::: MATERIAL FOR THE TASK :::

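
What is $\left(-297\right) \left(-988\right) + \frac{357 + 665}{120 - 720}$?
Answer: $\frac{88030289}{300} \approx 2.9343 \cdot 10^{5}$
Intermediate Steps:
$\left(-297\right) \left(-988\right) + \frac{357 + 665}{120 - 720} = 293436 + \frac{1022}{-600} = 293436 + 1022 \left(- \frac{1}{600}\right) = 293436 - \frac{511}{300} = \frac{88030289}{300}$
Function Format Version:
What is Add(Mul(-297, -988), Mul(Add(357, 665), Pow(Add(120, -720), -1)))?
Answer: Rational(88030289, 300) ≈ 2.9343e+5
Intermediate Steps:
Add(Mul(-297, -988), Mul(Add(357, 665), Pow(Add(120, -720), -1))) = Add(293436, Mul(1022, Pow(-600, -1))) = Add(293436, Mul(1022, Rational(-1, 600))) = Add(293436, Rational(-511, 300)) = Rational(88030289, 300)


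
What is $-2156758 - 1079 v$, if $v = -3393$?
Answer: $1504289$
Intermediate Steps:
$-2156758 - 1079 v = -2156758 - 1079 \left(-3393\right) = -2156758 - -3661047 = -2156758 + 3661047 = 1504289$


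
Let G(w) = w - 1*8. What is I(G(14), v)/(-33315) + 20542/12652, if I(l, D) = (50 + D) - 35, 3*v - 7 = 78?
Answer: 205142543/126450414 ≈ 1.6223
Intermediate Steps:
G(w) = -8 + w (G(w) = w - 8 = -8 + w)
v = 85/3 (v = 7/3 + (⅓)*78 = 7/3 + 26 = 85/3 ≈ 28.333)
I(l, D) = 15 + D
I(G(14), v)/(-33315) + 20542/12652 = (15 + 85/3)/(-33315) + 20542/12652 = (130/3)*(-1/33315) + 20542*(1/12652) = -26/19989 + 10271/6326 = 205142543/126450414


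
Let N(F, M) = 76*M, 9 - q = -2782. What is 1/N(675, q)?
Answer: 1/212116 ≈ 4.7144e-6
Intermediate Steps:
q = 2791 (q = 9 - 1*(-2782) = 9 + 2782 = 2791)
1/N(675, q) = 1/(76*2791) = 1/212116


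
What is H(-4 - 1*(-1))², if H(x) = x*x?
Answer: 81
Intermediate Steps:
H(x) = x²
H(-4 - 1*(-1))² = ((-4 - 1*(-1))²)² = ((-4 + 1)²)² = ((-3)²)² = 9² = 81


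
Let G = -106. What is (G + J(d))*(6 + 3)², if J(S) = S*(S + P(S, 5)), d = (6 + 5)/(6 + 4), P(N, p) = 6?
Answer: -795339/100 ≈ -7953.4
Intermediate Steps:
d = 11/10 ≈ 1.1000
J(S) = S*(6 + S) (J(S) = S*(S + 6) = S*(6 + S))
(G + J(d))*(6 + 3)² = (-106 + 11*(6 + 11/10)/10)*(6 + 3)² = (-106 + (11/10)*(71/10))*9² = (-106 + 781/100)*81 = -9819/100*81 = -795339/100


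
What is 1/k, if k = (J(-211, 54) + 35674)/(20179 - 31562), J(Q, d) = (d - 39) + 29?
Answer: -11383/35718 ≈ -0.31869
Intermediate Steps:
J(Q, d) = -10 + d (J(Q, d) = (-39 + d) + 29 = -10 + d)
k = -35718/11383 (k = ((-10 + 54) + 35674)/(20179 - 31562) = (44 + 35674)/(-11383) = 35718*(-1/11383) = -35718/11383 ≈ -3.1378)
1/k = 1/(-35718/11383) = -11383/35718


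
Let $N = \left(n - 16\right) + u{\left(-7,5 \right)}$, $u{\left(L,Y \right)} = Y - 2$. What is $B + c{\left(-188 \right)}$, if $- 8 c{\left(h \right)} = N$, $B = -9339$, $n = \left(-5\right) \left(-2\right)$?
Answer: $- \frac{74709}{8} \approx -9338.6$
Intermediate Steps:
$u{\left(L,Y \right)} = -2 + Y$
$n = 10$
$N = -3$ ($N = \left(10 - 16\right) + \left(-2 + 5\right) = -6 + 3 = -3$)
$c{\left(h \right)} = \frac{3}{8}$ ($c{\left(h \right)} = \left(- \frac{1}{8}\right) \left(-3\right) = \frac{3}{8}$)
$B + c{\left(-188 \right)} = -9339 + \frac{3}{8} = - \frac{74709}{8}$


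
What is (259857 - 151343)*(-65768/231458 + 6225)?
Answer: 78171330620474/115729 ≈ 6.7547e+8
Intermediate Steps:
(259857 - 151343)*(-65768/231458 + 6225) = 108514*(-65768*1/231458 + 6225) = 108514*(-32884/115729 + 6225) = 108514*(720380141/115729) = 78171330620474/115729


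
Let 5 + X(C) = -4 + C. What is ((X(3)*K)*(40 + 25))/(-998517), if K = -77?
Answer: -770/25603 ≈ -0.030075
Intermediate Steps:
X(C) = -9 + C (X(C) = -5 + (-4 + C) = -9 + C)
((X(3)*K)*(40 + 25))/(-998517) = (((-9 + 3)*(-77))*(40 + 25))/(-998517) = (-6*(-77)*65)*(-1/998517) = (462*65)*(-1/998517) = 30030*(-1/998517) = -770/25603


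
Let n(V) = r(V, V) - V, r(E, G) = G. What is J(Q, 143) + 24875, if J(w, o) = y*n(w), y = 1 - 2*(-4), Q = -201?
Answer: 24875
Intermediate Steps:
y = 9 (y = 1 + 8 = 9)
n(V) = 0 (n(V) = V - V = 0)
J(w, o) = 0 (J(w, o) = 9*0 = 0)
J(Q, 143) + 24875 = 0 + 24875 = 24875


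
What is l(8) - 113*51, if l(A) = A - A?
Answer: -5763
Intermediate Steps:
l(A) = 0
l(8) - 113*51 = 0 - 113*51 = 0 - 5763 = -5763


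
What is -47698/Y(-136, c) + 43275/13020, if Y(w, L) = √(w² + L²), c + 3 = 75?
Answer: 2885/868 - 23849*√370/1480 ≈ -306.64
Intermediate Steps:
c = 72 (c = -3 + 75 = 72)
Y(w, L) = √(L² + w²)
-47698/Y(-136, c) + 43275/13020 = -47698/√(72² + (-136)²) + 43275/13020 = -47698/√(5184 + 18496) + 43275*(1/13020) = -47698*√370/2960 + 2885/868 = -23849*√370/1480 + 2885/868 = 2885/868 - 23849*√370/1480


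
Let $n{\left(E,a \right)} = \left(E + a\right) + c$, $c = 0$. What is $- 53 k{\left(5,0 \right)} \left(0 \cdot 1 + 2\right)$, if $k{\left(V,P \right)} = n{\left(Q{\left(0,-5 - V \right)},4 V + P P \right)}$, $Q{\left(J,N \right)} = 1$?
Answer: $-2226$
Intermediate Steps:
$n{\left(E,a \right)} = E + a$ ($n{\left(E,a \right)} = \left(E + a\right) + 0 = E + a$)
$k{\left(V,P \right)} = 1 + P^{2} + 4 V$ ($k{\left(V,P \right)} = 1 + \left(4 V + P P\right) = 1 + \left(4 V + P^{2}\right) = 1 + \left(P^{2} + 4 V\right) = 1 + P^{2} + 4 V$)
$- 53 k{\left(5,0 \right)} \left(0 \cdot 1 + 2\right) = - 53 \left(1 + 0^{2} + 4 \cdot 5\right) \left(0 \cdot 1 + 2\right) = - 53 \left(1 + 0 + 20\right) \left(0 + 2\right) = \left(-53\right) 21 \cdot 2 = \left(-1113\right) 2 = -2226$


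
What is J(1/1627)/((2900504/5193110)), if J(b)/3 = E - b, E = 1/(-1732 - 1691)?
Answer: -6556301375/1346128982282 ≈ -0.0048705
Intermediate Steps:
E = -1/3423 (E = 1/(-3423) = -1/3423 ≈ -0.00029214)
J(b) = -1/1141 - 3*b (J(b) = 3*(-1/3423 - b) = -1/1141 - 3*b)
J(1/1627)/((2900504/5193110)) = (-1/1141 - 3/1627)/((2900504/5193110)) = (-1/1141 - 3*1/1627)/((2900504*(1/5193110))) = (-1/1141 - 3/1627)/(1450252/2596555) = -5050/1856407*2596555/1450252 = -6556301375/1346128982282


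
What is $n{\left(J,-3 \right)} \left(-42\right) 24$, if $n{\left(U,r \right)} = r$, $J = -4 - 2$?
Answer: $3024$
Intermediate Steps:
$J = -6$ ($J = -4 - 2 = -6$)
$n{\left(J,-3 \right)} \left(-42\right) 24 = \left(-3\right) \left(-42\right) 24 = 126 \cdot 24 = 3024$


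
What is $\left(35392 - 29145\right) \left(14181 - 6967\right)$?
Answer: $45065858$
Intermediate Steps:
$\left(35392 - 29145\right) \left(14181 - 6967\right) = 6247 \cdot 7214 = 45065858$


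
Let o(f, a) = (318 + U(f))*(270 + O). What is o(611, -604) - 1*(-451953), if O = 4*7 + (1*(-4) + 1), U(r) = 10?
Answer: 548713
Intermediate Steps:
O = 25 (O = 28 + (-4 + 1) = 28 - 3 = 25)
o(f, a) = 96760 (o(f, a) = (318 + 10)*(270 + 25) = 328*295 = 96760)
o(611, -604) - 1*(-451953) = 96760 - 1*(-451953) = 96760 + 451953 = 548713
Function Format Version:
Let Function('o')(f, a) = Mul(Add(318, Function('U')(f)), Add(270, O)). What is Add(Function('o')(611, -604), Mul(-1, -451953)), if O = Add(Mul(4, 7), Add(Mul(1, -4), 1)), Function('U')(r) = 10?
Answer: 548713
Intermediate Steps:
O = 25 (O = Add(28, Add(-4, 1)) = Add(28, -3) = 25)
Function('o')(f, a) = 96760 (Function('o')(f, a) = Mul(Add(318, 10), Add(270, 25)) = Mul(328, 295) = 96760)
Add(Function('o')(611, -604), Mul(-1, -451953)) = Add(96760, Mul(-1, -451953)) = Add(96760, 451953) = 548713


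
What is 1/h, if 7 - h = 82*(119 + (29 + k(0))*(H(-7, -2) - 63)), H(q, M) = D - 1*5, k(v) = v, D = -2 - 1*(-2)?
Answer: 1/151953 ≈ 6.5810e-6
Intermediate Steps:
D = 0 (D = -2 + 2 = 0)
H(q, M) = -5 (H(q, M) = 0 - 1*5 = 0 - 5 = -5)
h = 151953 (h = 7 - 82*(119 + (29 + 0)*(-5 - 63)) = 7 - 82*(119 + 29*(-68)) = 7 - 82*(119 - 1972) = 7 - 82*(-1853) = 7 - 1*(-151946) = 7 + 151946 = 151953)
1/h = 1/151953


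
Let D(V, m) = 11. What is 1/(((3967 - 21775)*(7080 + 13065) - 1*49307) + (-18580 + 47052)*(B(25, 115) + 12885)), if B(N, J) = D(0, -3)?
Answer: 1/8383445 ≈ 1.1928e-7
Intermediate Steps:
B(N, J) = 11
1/(((3967 - 21775)*(7080 + 13065) - 1*49307) + (-18580 + 47052)*(B(25, 115) + 12885)) = 1/(((3967 - 21775)*(7080 + 13065) - 1*49307) + (-18580 + 47052)*(11 + 12885)) = 1/((-17808*20145 - 49307) + 28472*12896) = 1/((-358742160 - 49307) + 367174912) = 1/(-358791467 + 367174912) = 1/8383445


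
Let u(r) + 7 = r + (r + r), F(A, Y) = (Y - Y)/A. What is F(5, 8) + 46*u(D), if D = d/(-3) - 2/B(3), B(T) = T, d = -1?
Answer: -368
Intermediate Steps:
D = -⅓ (D = -1/(-3) - 2/3 = -1*(-⅓) - 2*⅓ = ⅓ - ⅔ = -⅓ ≈ -0.33333)
F(A, Y) = 0 (F(A, Y) = 0/A = 0)
u(r) = -7 + 3*r (u(r) = -7 + (r + (r + r)) = -7 + (r + 2*r) = -7 + 3*r)
F(5, 8) + 46*u(D) = 0 + 46*(-7 + 3*(-⅓)) = 0 + 46*(-7 - 1) = 0 + 46*(-8) = 0 - 368 = -368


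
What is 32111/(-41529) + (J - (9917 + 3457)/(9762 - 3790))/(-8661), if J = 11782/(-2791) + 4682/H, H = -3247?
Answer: -2505646139176699829/3244368573758940006 ≈ -0.77231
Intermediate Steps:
J = -51323616/9062377 (J = 11782/(-2791) + 4682/(-3247) = 11782*(-1/2791) + 4682*(-1/3247) = -11782/2791 - 4682/3247 = -51323616/9062377 ≈ -5.6634)
32111/(-41529) + (J - (9917 + 3457)/(9762 - 3790))/(-8661) = 32111/(-41529) + (-51323616/9062377 - (9917 + 3457)/(9762 - 3790))/(-8661) = 32111*(-1/41529) + (-51323616/9062377 - 13374/5972)*(-1/8661) = -32111/41529 + (-51323616/9062377 - 13374/5972)*(-1/8661) = -32111/41529 + (-51323616/9062377 - 1*6687/2986)*(-1/8661) = -32111/41529 + (-51323616/9062377 - 6687/2986)*(-1/8661) = -32111/41529 - 213852432375/27060257722*(-1/8661) = -32111/41529 + 71284144125/78122964043414 = -2505646139176699829/3244368573758940006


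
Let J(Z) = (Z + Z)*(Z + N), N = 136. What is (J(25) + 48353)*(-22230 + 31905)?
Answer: 545699025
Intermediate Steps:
J(Z) = 2*Z*(136 + Z) (J(Z) = (Z + Z)*(Z + 136) = (2*Z)*(136 + Z) = 2*Z*(136 + Z))
(J(25) + 48353)*(-22230 + 31905) = (2*25*(136 + 25) + 48353)*(-22230 + 31905) = (2*25*161 + 48353)*9675 = (8050 + 48353)*9675 = 56403*9675 = 545699025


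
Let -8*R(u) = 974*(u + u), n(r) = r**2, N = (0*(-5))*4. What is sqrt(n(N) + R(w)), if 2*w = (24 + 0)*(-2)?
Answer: 2*sqrt(1461) ≈ 76.446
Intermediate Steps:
N = 0 (N = 0*4 = 0)
w = -24 (w = ((24 + 0)*(-2))/2 = (24*(-2))/2 = (1/2)*(-48) = -24)
R(u) = -487*u/2 (R(u) = -487*(u + u)/4 = -487*2*u/4 = -487*u/2)
sqrt(n(N) + R(w)) = sqrt(0**2 - 487/2*(-24)) = sqrt(0 + 5844) = sqrt(5844) = 2*sqrt(1461)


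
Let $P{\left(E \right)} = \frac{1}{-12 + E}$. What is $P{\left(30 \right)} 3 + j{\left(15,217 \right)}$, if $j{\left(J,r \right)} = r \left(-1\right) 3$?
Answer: $- \frac{3905}{6} \approx -650.83$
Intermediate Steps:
$j{\left(J,r \right)} = - 3 r$ ($j{\left(J,r \right)} = - r 3 = - 3 r$)
$P{\left(30 \right)} 3 + j{\left(15,217 \right)} = \frac{1}{-12 + 30} \cdot 3 - 651 = \frac{1}{18} \cdot 3 - 651 = \frac{1}{6} - 651 = - \frac{3905}{6}$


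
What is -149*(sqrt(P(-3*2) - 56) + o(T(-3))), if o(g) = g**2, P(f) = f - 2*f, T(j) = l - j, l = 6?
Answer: -12069 - 745*I*sqrt(2) ≈ -12069.0 - 1053.6*I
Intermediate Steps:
T(j) = 6 - j
P(f) = -f
-149*(sqrt(P(-3*2) - 56) + o(T(-3))) = -149*(sqrt(-(-3)*2 - 56) + (6 - 1*(-3))**2) = -149*(sqrt(-1*(-6) - 56) + (6 + 3)**2) = -149*(sqrt(6 - 56) + 9**2) = -149*(sqrt(-50) + 81) = -149*(5*I*sqrt(2) + 81) = -149*(81 + 5*I*sqrt(2)) = -12069 - 745*I*sqrt(2)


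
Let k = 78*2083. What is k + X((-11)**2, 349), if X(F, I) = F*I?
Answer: 204703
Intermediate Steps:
k = 162474
k + X((-11)**2, 349) = 162474 + (-11)**2*349 = 162474 + 121*349 = 162474 + 42229 = 204703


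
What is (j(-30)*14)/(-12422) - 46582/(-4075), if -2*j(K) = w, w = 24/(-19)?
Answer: 5496752938/480886675 ≈ 11.430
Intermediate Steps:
w = -24/19 (w = 24*(-1/19) = -24/19 ≈ -1.2632)
j(K) = 12/19 (j(K) = -1/2*(-24/19) = 12/19)
(j(-30)*14)/(-12422) - 46582/(-4075) = ((12/19)*14)/(-12422) - 46582/(-4075) = (168/19)*(-1/12422) - 46582*(-1/4075) = -84/118009 + 46582/4075 = 5496752938/480886675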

:::

Return exactly what appears above, from the first line of the entries to the line with "What is $-2156758 - 1079 v$, if $v = -3393$?", inclusive.

ANSWER:
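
What is $\left(-297\right) \left(-988\right) + \frac{357 + 665}{120 - 720}$?
Answer: $\frac{88030289}{300} \approx 2.9343 \cdot 10^{5}$
Intermediate Steps:
$\left(-297\right) \left(-988\right) + \frac{357 + 665}{120 - 720} = 293436 + \frac{1022}{-600} = 293436 + 1022 \left(- \frac{1}{600}\right) = 293436 - \frac{511}{300} = \frac{88030289}{300}$
Function Format Version:
What is Add(Mul(-297, -988), Mul(Add(357, 665), Pow(Add(120, -720), -1)))?
Answer: Rational(88030289, 300) ≈ 2.9343e+5
Intermediate Steps:
Add(Mul(-297, -988), Mul(Add(357, 665), Pow(Add(120, -720), -1))) = Add(293436, Mul(1022, Pow(-600, -1))) = Add(293436, Mul(1022, Rational(-1, 600))) = Add(293436, Rational(-511, 300)) = Rational(88030289, 300)


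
What is $-2156758 - 1079 v$, if $v = -3393$?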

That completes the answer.